Required action →
Filter the records down to the lines that hold the word "What", and copy each of those lines.

═══ Provided data ═══

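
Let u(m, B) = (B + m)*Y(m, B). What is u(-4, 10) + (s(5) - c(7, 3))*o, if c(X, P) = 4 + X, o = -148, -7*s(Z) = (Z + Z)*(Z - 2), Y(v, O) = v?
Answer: 15668/7 ≈ 2238.3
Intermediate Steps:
s(Z) = -2*Z*(-2 + Z)/7 (s(Z) = -(Z + Z)*(Z - 2)/7 = -2*Z*(-2 + Z)/7)
u(m, B) = m*(B + m) (u(m, B) = (B + m)*m = m*(B + m))
u(-4, 10) + (s(5) - c(7, 3))*o = -4*(10 - 4) + ((2/7)*5*(2 - 1*5) - (4 + 7))*(-148) = -4*6 + ((2/7)*5*(2 - 5) - 1*11)*(-148) = -24 + ((2/7)*5*(-3) - 11)*(-148) = -24 + (-30/7 - 11)*(-148) = -24 - 107/7*(-148) = -24 + 15836/7 = 15668/7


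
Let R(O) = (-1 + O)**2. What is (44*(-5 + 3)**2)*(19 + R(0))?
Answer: 3520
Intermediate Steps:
(44*(-5 + 3)**2)*(19 + R(0)) = (44*(-5 + 3)**2)*(19 + (-1 + 0)**2) = (44*(-2)**2)*(19 + (-1)**2) = (44*4)*(19 + 1) = 176*20 = 3520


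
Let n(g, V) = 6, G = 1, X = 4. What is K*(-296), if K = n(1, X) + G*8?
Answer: -4144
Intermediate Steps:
K = 14 (K = 6 + 1*8 = 6 + 8 = 14)
K*(-296) = 14*(-296) = -4144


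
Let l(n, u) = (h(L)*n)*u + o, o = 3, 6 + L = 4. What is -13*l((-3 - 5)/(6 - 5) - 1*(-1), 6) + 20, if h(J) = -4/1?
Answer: -2203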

═══

Your solution →
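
Let u(m, B) = (B + m)*Y(m, B). What is u(-4, 10) + (s(5) - c(7, 3))*o, if c(X, P) = 4 + X, o = -148, -7*s(Z) = (Z + Z)*(Z - 2), Y(v, O) = v?
Let R(O) = (-1 + O)**2. What is (44*(-5 + 3)**2)*(19 + R(0))?
Let n(g, V) = 6, G = 1, X = 4. What is K*(-296), if K = n(1, X) + G*8?
Let l(n, u) = (h(L)*n)*u + o, o = 3, 6 + L = 4. What is -13*l((-3 - 5)/(6 - 5) - 1*(-1), 6) + 20, if h(J) = -4/1?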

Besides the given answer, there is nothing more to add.